▸ Brief:
Find every line below where the string "traverses" shows up, and copy those lines.

=== Begin Enclosure ===

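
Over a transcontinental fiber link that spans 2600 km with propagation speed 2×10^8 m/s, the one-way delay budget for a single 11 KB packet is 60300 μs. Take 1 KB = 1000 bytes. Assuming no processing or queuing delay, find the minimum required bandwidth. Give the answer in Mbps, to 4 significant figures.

L = 88000 bits.
Propagation delay = 2600000 / 200000000 = 13000 μs.
Transmission budget = 60300 − 13000 = 47300 μs.
R ≥ L / t_tx = 88000 bits / 0.0473 s = 1.860 Mbps.

1.860 Mbps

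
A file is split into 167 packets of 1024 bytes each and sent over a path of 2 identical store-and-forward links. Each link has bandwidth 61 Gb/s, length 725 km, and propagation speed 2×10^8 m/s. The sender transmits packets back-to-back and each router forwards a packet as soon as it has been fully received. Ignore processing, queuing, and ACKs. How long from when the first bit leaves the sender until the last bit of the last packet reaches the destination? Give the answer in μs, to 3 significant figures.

7270 μs

Per-hop transmission t_tx = L/R = 8192/61000000000 = 0.134295 μs.
Per-hop propagation t_prop = 725000/200000000 = 3625 μs.
Pipeline fill: first packet needs 2·t_tx to clear all hops; remaining 166 packets each add one t_tx.
Total = (2+167-1)·t_tx + 2·t_prop = 168·0.134295 + 2·3625 = 7270 μs.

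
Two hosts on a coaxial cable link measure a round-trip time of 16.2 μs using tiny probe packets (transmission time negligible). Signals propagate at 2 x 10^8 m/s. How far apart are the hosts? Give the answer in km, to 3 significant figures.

One-way propagation = RTT/2 = 8.1 μs.
d = s × t = 200000000 × 8.1e-06 = 1.62 km.

1.62 km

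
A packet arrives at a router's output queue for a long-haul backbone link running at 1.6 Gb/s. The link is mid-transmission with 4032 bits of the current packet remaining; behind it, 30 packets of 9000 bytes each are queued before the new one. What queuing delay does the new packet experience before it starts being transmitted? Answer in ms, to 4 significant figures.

1.353 ms

Each queued packet: L/R = 72000/1600000000 = 0.045 ms.
30 queued → 1.35 ms.
Plus remaining 4032 bits of current packet: 0.00252 ms.
Queuing delay = 1.353 ms.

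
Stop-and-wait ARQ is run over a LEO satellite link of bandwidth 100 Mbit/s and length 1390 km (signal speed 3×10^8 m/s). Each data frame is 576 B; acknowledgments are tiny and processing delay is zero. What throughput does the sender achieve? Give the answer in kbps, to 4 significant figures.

494.8 kbps

t_tx = L/R = 4608/100000000 = 4.608e-05 s.
t_prop = 1390000/300000000 = 0.00463333 s; RTT = 0.00926667 s.
Cycle = t_tx + RTT = 0.00931275 s.
Throughput = L / cycle = 4608 / 0.00931275 = 494.8 kbps.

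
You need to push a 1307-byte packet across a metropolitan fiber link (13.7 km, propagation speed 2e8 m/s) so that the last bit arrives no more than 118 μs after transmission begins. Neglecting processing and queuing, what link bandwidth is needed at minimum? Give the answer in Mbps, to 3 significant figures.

211 Mbps

L = 10456 bits.
Propagation delay = 13700 / 200000000 = 68.5 μs.
Transmission budget = 118 − 68.5 = 49.5 μs.
R ≥ L / t_tx = 10456 bits / 4.95e-05 s = 211 Mbps.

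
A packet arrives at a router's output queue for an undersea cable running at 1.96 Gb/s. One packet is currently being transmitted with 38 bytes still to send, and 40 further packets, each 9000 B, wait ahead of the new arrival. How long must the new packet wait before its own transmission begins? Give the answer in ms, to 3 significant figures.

1.47 ms

Each queued packet: L/R = 72000/1960000000 = 0.0367347 ms.
40 queued → 1.46939 ms.
Plus remaining 304 bits of current packet: 0.000155102 ms.
Queuing delay = 1.47 ms.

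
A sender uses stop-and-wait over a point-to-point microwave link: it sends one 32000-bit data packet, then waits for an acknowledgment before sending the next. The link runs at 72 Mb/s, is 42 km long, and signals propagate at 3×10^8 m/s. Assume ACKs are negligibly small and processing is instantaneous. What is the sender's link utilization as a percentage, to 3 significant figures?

t_tx = L/R = 32000/72000000 = 0.000444444 s.
t_prop = 42000/300000000 = 0.00014 s; RTT = 0.00028 s.
Cycle = t_tx + RTT = 0.000724444 s.
Utilization = t_tx / cycle = 0.000444444/0.000724444 = 61.3 %.

61.3 %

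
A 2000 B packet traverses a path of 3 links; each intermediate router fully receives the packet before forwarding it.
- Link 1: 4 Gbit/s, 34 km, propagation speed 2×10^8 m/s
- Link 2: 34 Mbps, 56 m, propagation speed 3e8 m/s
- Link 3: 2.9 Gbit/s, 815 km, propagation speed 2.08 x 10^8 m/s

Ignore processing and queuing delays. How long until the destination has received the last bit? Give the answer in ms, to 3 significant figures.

4.57 ms

L = 2000 × 8 = 16000 bits.
Transmission delays (L/R per hop): 0.004, 0.470588, 0.00551724 ms; sum = 0.480105 ms.
Propagation delays (d/s per hop): 0.17, 0.000186667, 3.91827 ms; sum = 4.08846 ms.
End-to-end = 4.57 ms.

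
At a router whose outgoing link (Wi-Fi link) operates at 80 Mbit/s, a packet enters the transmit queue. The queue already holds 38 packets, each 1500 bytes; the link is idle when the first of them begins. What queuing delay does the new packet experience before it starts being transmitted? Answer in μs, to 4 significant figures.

Each queued packet: L/R = 12000/80000000 = 150 μs.
38 queued → 5700 μs.
Queuing delay = 5700 μs.

5700 μs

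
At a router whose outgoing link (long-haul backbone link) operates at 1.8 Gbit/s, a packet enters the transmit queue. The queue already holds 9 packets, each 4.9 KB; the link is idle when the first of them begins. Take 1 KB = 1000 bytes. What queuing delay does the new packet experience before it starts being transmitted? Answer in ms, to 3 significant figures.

Each queued packet: L/R = 39200/1800000000 = 0.0217778 ms.
9 queued → 0.196 ms.
Queuing delay = 0.196 ms.

0.196 ms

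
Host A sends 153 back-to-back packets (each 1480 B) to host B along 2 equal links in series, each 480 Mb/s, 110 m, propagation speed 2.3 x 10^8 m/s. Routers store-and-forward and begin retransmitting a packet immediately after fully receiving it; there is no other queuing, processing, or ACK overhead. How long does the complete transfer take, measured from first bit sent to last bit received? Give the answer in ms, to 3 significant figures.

Per-hop transmission t_tx = L/R = 11840/480000000 = 0.0246667 ms.
Per-hop propagation t_prop = 110/2.3e+08 = 0.000478261 ms.
Pipeline fill: first packet needs 2·t_tx to clear all hops; remaining 152 packets each add one t_tx.
Total = (2+153-1)·t_tx + 2·t_prop = 154·0.0246667 + 2·0.000478261 = 3.80 ms.

3.80 ms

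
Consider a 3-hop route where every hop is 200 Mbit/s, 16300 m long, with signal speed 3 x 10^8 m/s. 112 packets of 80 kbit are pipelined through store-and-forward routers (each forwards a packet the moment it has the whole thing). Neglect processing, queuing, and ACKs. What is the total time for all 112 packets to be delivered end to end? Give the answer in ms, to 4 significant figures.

45.76 ms

Per-hop transmission t_tx = L/R = 80000/200000000 = 0.4 ms.
Per-hop propagation t_prop = 16300/300000000 = 0.0543333 ms.
Pipeline fill: first packet needs 3·t_tx to clear all hops; remaining 111 packets each add one t_tx.
Total = (3+112-1)·t_tx + 3·t_prop = 114·0.4 + 3·0.0543333 = 45.76 ms.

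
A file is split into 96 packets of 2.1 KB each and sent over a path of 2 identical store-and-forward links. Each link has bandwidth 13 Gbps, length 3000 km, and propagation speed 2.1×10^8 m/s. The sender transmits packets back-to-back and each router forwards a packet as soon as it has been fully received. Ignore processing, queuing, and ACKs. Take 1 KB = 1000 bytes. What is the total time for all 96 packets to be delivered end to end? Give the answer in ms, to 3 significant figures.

Per-hop transmission t_tx = L/R = 16800/13000000000 = 0.00129231 ms.
Per-hop propagation t_prop = 3000000/210000000 = 14.2857 ms.
Pipeline fill: first packet needs 2·t_tx to clear all hops; remaining 95 packets each add one t_tx.
Total = (2+96-1)·t_tx + 2·t_prop = 97·0.00129231 + 2·14.2857 = 28.7 ms.

28.7 ms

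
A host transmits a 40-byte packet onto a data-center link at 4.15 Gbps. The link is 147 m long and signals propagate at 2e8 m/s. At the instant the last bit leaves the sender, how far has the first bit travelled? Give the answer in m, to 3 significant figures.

t_tx = L/R = 320/4.15e+09 = 7.71084e-08 s.
Distance = s × t_tx = 200000000 × 7.71084e-08 = 15.4 m.

15.4 m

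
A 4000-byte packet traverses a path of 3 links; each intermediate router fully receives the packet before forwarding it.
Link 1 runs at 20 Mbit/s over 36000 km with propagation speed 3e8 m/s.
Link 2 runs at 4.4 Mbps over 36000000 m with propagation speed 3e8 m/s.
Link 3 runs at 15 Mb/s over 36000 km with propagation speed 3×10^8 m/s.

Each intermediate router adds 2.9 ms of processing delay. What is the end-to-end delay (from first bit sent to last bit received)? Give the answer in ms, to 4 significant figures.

L = 4000 × 8 = 32000 bits.
Transmission delays (L/R per hop): 1.6, 7.27273, 2.13333 ms; sum = 11.0061 ms.
Propagation delays (d/s per hop): 120, 120, 120 ms; sum = 360 ms.
Processing at 2 router(s): 2 × 2.9 ms = 5.8 ms.
End-to-end = 376.8 ms.

376.8 ms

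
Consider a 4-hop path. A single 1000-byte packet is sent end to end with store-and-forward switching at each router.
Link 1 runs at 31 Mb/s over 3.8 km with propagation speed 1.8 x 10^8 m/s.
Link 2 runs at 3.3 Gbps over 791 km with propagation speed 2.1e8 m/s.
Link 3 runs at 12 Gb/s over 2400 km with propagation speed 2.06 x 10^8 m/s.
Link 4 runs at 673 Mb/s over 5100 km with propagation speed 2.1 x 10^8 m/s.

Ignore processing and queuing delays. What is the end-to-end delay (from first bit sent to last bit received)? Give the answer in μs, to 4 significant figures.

L = 1000 × 8 = 8000 bits.
Transmission delays (L/R per hop): 258.065, 2.42424, 0.666667, 11.8871 μs; sum = 273.042 μs.
Propagation delays (d/s per hop): 21.1111, 3766.67, 11650.5, 24285.7 μs; sum = 39724 μs.
End-to-end = 40000 μs.

40000 μs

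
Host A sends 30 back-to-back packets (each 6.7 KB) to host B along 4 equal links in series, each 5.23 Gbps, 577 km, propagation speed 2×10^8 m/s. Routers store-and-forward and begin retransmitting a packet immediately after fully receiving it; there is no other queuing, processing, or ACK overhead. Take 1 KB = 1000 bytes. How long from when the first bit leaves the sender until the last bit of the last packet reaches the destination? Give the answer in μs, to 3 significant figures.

11900 μs

Per-hop transmission t_tx = L/R = 53600/5230000000 = 10.2486 μs.
Per-hop propagation t_prop = 577000/200000000 = 2885 μs.
Pipeline fill: first packet needs 4·t_tx to clear all hops; remaining 29 packets each add one t_tx.
Total = (4+30-1)·t_tx + 4·t_prop = 33·10.2486 + 4·2885 = 11900 μs.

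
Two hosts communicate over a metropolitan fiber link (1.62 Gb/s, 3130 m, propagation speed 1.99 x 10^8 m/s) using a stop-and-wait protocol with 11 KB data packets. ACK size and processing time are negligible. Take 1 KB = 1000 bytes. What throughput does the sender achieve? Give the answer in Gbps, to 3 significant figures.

1.03 Gbps

t_tx = L/R = 88000/1620000000 = 5.4321e-05 s.
t_prop = 3130/199000000 = 1.57286e-05 s; RTT = 3.14573e-05 s.
Cycle = t_tx + RTT = 8.57783e-05 s.
Throughput = L / cycle = 88000 / 8.57783e-05 = 1.03 Gbps.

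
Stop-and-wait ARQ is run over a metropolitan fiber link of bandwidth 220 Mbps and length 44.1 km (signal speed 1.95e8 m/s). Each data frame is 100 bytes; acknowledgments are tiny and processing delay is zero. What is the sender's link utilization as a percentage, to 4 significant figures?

t_tx = L/R = 800/220000000 = 3.63636e-06 s.
t_prop = 44100/195000000 = 0.000226154 s; RTT = 0.000452308 s.
Cycle = t_tx + RTT = 0.000455944 s.
Utilization = t_tx / cycle = 3.63636e-06/0.000455944 = 0.7975 %.

0.7975 %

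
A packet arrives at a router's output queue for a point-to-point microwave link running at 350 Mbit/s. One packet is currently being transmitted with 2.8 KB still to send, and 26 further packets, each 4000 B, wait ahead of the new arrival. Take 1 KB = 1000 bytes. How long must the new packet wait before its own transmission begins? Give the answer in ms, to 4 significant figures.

2.441 ms

Each queued packet: L/R = 32000/350000000 = 0.0914286 ms.
26 queued → 2.37714 ms.
Plus remaining 22400 bits of current packet: 0.064 ms.
Queuing delay = 2.441 ms.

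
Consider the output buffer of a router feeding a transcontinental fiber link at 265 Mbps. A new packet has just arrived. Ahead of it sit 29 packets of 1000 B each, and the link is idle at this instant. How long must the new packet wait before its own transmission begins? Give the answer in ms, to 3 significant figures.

Each queued packet: L/R = 8000/265000000 = 0.0301887 ms.
29 queued → 0.875472 ms.
Queuing delay = 0.875 ms.

0.875 ms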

=== End Enclosure ===

▸ Solution for this problem:
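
A 2000 B packet traverses a path of 3 links; each intermediate router fully receives the packet before forwarding it.
A 4000-byte packet traverses a path of 3 links; each intermediate router fully receives the packet before forwarding it.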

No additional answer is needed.